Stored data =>
=======
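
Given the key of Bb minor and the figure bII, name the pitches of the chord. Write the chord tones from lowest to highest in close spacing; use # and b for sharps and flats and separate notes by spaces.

bII is the Neapolitan chord — a major triad on the lowered second degree. In Bb minor that root is Cb.
So the chord is Cb-Eb-Gb.

Cb Eb Gb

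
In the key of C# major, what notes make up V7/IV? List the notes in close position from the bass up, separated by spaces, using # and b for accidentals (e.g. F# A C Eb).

C# E# G# B

V7/IV is a secondary dominant — the dominant seventh of IV. IV in C# major is F#, so the applied chord's root is C#, a perfect fifth above.
Building a dominant seventh chord on C# gives C#-E#-G#-B.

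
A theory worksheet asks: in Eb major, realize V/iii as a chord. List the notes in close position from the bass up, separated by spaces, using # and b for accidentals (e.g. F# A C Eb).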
=======
What is needed => Set down the records again, exactly.

Answer space =>
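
Given the key of Bb minor and the figure bII, name the pitches of the chord. Write the chord tones from lowest to highest in close spacing; use # and b for sharps and flats and separate notes by spaces.

bII is the Neapolitan chord — a major triad on the lowered second degree. In Bb minor that root is Cb.
So the chord is Cb-Eb-Gb.

Cb Eb Gb

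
In the key of C# major, what notes make up V7/IV? List the notes in close position from the bass up, separated by spaces, using # and b for accidentals (e.g. F# A C Eb).

C# E# G# B

V7/IV is a secondary dominant — the dominant seventh of IV. IV in C# major is F#, so the applied chord's root is C#, a perfect fifth above.
Building a dominant seventh chord on C# gives C#-E#-G#-B.

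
A theory worksheet asks: in Eb major, realize V/iii as a chord. List the notes in close position from the bass up, separated by spaces, using # and b for accidentals (e.g. F# A C Eb).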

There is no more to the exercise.